Transcribe each entry so that it matches the original exactly.
#####
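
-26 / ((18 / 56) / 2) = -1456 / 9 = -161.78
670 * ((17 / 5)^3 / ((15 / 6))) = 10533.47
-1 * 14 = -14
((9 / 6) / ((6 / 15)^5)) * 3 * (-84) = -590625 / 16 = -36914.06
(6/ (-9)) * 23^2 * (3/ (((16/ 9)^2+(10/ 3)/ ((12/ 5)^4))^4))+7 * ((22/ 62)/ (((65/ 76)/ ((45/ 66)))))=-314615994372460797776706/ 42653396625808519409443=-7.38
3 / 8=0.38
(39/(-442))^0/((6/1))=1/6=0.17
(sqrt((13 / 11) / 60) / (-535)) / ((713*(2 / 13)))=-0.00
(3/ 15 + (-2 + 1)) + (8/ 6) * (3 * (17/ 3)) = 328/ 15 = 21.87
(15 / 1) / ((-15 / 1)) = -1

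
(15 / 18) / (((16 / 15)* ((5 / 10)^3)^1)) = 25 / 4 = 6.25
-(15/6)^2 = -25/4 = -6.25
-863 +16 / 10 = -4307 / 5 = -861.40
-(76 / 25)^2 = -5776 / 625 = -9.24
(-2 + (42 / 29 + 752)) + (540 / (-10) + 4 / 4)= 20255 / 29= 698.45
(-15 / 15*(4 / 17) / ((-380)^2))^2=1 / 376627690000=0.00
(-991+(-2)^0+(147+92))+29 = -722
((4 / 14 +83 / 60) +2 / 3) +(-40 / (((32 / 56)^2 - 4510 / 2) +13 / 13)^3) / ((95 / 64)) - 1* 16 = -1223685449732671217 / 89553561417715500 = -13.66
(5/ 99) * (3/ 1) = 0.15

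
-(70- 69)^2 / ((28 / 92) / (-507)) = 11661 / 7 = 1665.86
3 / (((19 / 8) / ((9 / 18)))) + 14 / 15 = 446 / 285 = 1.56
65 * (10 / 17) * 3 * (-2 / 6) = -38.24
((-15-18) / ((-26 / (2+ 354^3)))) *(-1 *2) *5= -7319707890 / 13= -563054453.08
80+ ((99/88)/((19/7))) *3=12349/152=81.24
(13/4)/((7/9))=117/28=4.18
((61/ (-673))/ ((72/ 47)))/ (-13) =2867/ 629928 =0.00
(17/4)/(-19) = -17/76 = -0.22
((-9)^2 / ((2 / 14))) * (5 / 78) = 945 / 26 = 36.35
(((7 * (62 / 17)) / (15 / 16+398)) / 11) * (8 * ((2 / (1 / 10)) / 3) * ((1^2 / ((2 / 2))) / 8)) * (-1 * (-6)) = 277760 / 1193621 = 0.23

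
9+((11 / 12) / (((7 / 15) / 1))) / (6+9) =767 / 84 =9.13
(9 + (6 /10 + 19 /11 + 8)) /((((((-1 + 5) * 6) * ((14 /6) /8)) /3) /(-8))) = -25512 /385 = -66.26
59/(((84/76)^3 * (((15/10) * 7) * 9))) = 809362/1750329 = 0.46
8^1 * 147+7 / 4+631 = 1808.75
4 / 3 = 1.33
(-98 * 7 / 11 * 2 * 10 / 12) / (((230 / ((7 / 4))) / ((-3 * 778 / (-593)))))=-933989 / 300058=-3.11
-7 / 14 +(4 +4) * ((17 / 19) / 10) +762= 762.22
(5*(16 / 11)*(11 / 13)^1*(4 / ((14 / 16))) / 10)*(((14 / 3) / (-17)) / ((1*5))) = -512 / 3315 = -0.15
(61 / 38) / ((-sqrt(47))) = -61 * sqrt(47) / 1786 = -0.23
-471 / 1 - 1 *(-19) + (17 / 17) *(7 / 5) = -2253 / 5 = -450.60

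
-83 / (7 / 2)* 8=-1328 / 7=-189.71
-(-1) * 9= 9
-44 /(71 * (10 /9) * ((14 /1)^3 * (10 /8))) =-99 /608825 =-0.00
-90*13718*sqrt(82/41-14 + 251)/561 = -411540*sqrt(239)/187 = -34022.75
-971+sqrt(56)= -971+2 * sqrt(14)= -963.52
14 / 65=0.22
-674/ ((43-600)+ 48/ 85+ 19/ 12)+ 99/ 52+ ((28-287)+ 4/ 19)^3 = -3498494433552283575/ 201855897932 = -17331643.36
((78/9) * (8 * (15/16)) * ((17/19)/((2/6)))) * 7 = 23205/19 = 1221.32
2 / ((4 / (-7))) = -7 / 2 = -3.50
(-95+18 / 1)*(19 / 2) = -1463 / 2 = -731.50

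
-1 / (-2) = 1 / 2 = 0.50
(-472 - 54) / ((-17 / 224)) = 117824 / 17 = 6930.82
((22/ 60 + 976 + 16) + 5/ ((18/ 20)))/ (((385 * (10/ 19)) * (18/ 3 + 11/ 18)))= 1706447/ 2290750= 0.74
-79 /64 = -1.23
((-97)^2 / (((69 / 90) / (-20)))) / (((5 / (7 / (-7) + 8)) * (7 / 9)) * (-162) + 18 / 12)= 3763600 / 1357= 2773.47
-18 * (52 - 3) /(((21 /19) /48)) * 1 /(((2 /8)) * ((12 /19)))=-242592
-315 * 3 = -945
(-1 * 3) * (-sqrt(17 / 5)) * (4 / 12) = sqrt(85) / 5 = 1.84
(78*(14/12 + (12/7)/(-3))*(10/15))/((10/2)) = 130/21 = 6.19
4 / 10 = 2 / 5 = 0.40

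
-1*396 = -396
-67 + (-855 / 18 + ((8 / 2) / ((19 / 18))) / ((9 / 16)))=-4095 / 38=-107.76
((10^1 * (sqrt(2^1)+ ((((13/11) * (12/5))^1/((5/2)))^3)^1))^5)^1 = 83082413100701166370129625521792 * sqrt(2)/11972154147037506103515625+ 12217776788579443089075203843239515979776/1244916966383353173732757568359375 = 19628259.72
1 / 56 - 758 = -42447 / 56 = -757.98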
#####
_RESULT FOR THIS EXERCISE_:
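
-26 / ((18 / 56) / 2) = -1456 / 9 = -161.78
670 * ((17 / 5)^3 / ((15 / 6))) = 10533.47
-1 * 14 = -14
((9 / 6) / ((6 / 15)^5)) * 3 * (-84) = -590625 / 16 = -36914.06
(6/ (-9)) * 23^2 * (3/ (((16/ 9)^2+(10/ 3)/ ((12/ 5)^4))^4))+7 * ((22/ 62)/ (((65/ 76)/ ((45/ 66)))))=-314615994372460797776706/ 42653396625808519409443=-7.38
3 / 8=0.38
(39/(-442))^0/((6/1))=1/6=0.17
(sqrt((13 / 11) / 60) / (-535)) / ((713*(2 / 13)))=-0.00
(3/ 15 + (-2 + 1)) + (8/ 6) * (3 * (17/ 3)) = 328/ 15 = 21.87
(15 / 1) / ((-15 / 1)) = -1

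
(15 / 18) / (((16 / 15)* ((5 / 10)^3)^1)) = 25 / 4 = 6.25
-(15/6)^2 = -25/4 = -6.25
-863 +16 / 10 = -4307 / 5 = -861.40
-(76 / 25)^2 = -5776 / 625 = -9.24
(-2 + (42 / 29 + 752)) + (540 / (-10) + 4 / 4)= 20255 / 29= 698.45
(-15 / 15*(4 / 17) / ((-380)^2))^2=1 / 376627690000=0.00
(-991+(-2)^0+(147+92))+29 = -722
((4 / 14 +83 / 60) +2 / 3) +(-40 / (((32 / 56)^2 - 4510 / 2) +13 / 13)^3) / ((95 / 64)) - 1* 16 = -1223685449732671217 / 89553561417715500 = -13.66
(5/ 99) * (3/ 1) = 0.15

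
-(70- 69)^2 / ((28 / 92) / (-507)) = 11661 / 7 = 1665.86
3 / (((19 / 8) / ((9 / 18)))) + 14 / 15 = 446 / 285 = 1.56
65 * (10 / 17) * 3 * (-2 / 6) = -38.24
((-15-18) / ((-26 / (2+ 354^3)))) *(-1 *2) *5= -7319707890 / 13= -563054453.08
80+ ((99/88)/((19/7))) *3=12349/152=81.24
(13/4)/((7/9))=117/28=4.18
((61/ (-673))/ ((72/ 47)))/ (-13) =2867/ 629928 =0.00
(17/4)/(-19) = -17/76 = -0.22
((-9)^2 / ((2 / 14))) * (5 / 78) = 945 / 26 = 36.35
(((7 * (62 / 17)) / (15 / 16+398)) / 11) * (8 * ((2 / (1 / 10)) / 3) * ((1^2 / ((2 / 2))) / 8)) * (-1 * (-6)) = 277760 / 1193621 = 0.23

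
9+((11 / 12) / (((7 / 15) / 1))) / (6+9) =767 / 84 =9.13
(9 + (6 /10 + 19 /11 + 8)) /((((((-1 + 5) * 6) * ((14 /6) /8)) /3) /(-8))) = -25512 /385 = -66.26
59/(((84/76)^3 * (((15/10) * 7) * 9))) = 809362/1750329 = 0.46
8^1 * 147+7 / 4+631 = 1808.75
4 / 3 = 1.33
(-98 * 7 / 11 * 2 * 10 / 12) / (((230 / ((7 / 4))) / ((-3 * 778 / (-593)))))=-933989 / 300058=-3.11
-7 / 14 +(4 +4) * ((17 / 19) / 10) +762= 762.22
(5*(16 / 11)*(11 / 13)^1*(4 / ((14 / 16))) / 10)*(((14 / 3) / (-17)) / ((1*5))) = -512 / 3315 = -0.15
(61 / 38) / ((-sqrt(47))) = -61 * sqrt(47) / 1786 = -0.23
-471 / 1 - 1 *(-19) + (17 / 17) *(7 / 5) = -2253 / 5 = -450.60

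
-83 / (7 / 2)* 8=-1328 / 7=-189.71
-(-1) * 9= 9
-44 /(71 * (10 /9) * ((14 /1)^3 * (10 /8))) =-99 /608825 =-0.00
-90*13718*sqrt(82/41-14 + 251)/561 = -411540*sqrt(239)/187 = -34022.75
-971+sqrt(56)= -971+2 * sqrt(14)= -963.52
14 / 65=0.22
-674/ ((43-600)+ 48/ 85+ 19/ 12)+ 99/ 52+ ((28-287)+ 4/ 19)^3 = -3498494433552283575/ 201855897932 = -17331643.36
((78/9) * (8 * (15/16)) * ((17/19)/((2/6)))) * 7 = 23205/19 = 1221.32
2 / ((4 / (-7))) = -7 / 2 = -3.50
(-95+18 / 1)*(19 / 2) = -1463 / 2 = -731.50

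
-1 / (-2) = 1 / 2 = 0.50
(-472 - 54) / ((-17 / 224)) = 117824 / 17 = 6930.82
((22/ 60 + 976 + 16) + 5/ ((18/ 20)))/ (((385 * (10/ 19)) * (18/ 3 + 11/ 18)))= 1706447/ 2290750= 0.74
-79 /64 = -1.23
((-97)^2 / (((69 / 90) / (-20)))) / (((5 / (7 / (-7) + 8)) * (7 / 9)) * (-162) + 18 / 12)= 3763600 / 1357= 2773.47
-18 * (52 - 3) /(((21 /19) /48)) * 1 /(((2 /8)) * ((12 /19)))=-242592
-315 * 3 = -945
(-1 * 3) * (-sqrt(17 / 5)) * (4 / 12) = sqrt(85) / 5 = 1.84
(78*(14/12 + (12/7)/(-3))*(10/15))/((10/2)) = 130/21 = 6.19
4 / 10 = 2 / 5 = 0.40

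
-1*396 = -396
-67 + (-855 / 18 + ((8 / 2) / ((19 / 18))) / ((9 / 16)))=-4095 / 38=-107.76
((10^1 * (sqrt(2^1)+ ((((13/11) * (12/5))^1/((5/2)))^3)^1))^5)^1 = 83082413100701166370129625521792 * sqrt(2)/11972154147037506103515625+ 12217776788579443089075203843239515979776/1244916966383353173732757568359375 = 19628259.72
1 / 56 - 758 = -42447 / 56 = -757.98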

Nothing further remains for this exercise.